[DATA PROVIDED — start]
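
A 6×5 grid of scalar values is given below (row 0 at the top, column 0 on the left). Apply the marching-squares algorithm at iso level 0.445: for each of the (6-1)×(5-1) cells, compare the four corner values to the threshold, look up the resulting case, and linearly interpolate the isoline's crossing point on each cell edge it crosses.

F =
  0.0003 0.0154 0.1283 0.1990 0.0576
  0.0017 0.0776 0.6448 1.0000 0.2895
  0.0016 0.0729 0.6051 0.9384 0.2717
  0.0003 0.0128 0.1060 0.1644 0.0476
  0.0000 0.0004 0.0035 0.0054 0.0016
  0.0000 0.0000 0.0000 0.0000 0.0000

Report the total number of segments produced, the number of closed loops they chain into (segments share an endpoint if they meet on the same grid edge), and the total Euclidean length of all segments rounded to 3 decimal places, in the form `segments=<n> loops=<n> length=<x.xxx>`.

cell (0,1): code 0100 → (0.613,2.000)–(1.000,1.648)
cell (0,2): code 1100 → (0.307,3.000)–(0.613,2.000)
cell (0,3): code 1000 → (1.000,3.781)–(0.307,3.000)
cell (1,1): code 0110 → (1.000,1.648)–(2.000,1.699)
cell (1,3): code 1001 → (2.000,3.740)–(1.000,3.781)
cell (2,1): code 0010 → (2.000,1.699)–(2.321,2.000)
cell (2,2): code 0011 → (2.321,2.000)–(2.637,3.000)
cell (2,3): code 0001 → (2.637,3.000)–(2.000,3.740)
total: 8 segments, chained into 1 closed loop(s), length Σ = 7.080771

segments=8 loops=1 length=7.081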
[DATA PROVIDED — finish]
[DATA PROVIDED — start]
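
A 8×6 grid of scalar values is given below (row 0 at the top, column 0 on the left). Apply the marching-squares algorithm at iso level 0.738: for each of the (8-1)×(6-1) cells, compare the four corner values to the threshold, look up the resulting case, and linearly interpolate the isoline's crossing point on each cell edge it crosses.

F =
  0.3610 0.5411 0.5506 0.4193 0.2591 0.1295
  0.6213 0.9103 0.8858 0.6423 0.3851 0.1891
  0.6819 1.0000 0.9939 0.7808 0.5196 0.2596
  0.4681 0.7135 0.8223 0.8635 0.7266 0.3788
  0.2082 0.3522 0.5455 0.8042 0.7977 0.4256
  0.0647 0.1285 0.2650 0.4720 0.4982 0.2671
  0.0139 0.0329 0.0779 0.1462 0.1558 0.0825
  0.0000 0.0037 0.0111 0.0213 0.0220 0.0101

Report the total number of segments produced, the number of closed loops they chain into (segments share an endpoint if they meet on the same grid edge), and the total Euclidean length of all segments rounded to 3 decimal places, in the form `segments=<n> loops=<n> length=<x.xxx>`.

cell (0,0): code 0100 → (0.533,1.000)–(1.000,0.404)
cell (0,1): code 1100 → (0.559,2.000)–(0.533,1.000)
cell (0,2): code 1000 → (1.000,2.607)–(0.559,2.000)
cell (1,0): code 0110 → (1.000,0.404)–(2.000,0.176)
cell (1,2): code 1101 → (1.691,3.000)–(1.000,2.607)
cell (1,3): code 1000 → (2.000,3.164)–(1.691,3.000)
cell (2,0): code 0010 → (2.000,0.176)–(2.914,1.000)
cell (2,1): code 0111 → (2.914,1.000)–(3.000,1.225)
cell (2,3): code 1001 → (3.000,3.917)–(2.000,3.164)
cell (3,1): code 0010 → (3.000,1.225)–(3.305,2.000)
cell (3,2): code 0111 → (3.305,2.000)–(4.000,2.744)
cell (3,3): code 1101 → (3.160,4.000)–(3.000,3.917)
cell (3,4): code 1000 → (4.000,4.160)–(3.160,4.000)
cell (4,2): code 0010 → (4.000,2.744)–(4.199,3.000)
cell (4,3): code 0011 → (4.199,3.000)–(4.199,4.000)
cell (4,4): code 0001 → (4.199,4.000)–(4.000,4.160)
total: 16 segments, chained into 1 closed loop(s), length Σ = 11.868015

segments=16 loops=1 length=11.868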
[DATA PROVIDED — finish]
EXERCISE REQUIREMENTS
Would you print exactly, and only, the lines of the data above from the line with "A 6×5 grid of" through the line with "0.0000 0.0000 0.0000 0.0000 0.0000", inclusive?

TASK OUTPUT
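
A 6×5 grid of scalar values is given below (row 0 at the top, column 0 on the left). Apply the marching-squares algorithm at iso level 0.445: for each of the (6-1)×(5-1) cells, compare the four corner values to the threshold, look up the resulting case, and linearly interpolate the isoline's crossing point on each cell edge it crosses.

F =
  0.0003 0.0154 0.1283 0.1990 0.0576
  0.0017 0.0776 0.6448 1.0000 0.2895
  0.0016 0.0729 0.6051 0.9384 0.2717
  0.0003 0.0128 0.1060 0.1644 0.0476
  0.0000 0.0004 0.0035 0.0054 0.0016
  0.0000 0.0000 0.0000 0.0000 0.0000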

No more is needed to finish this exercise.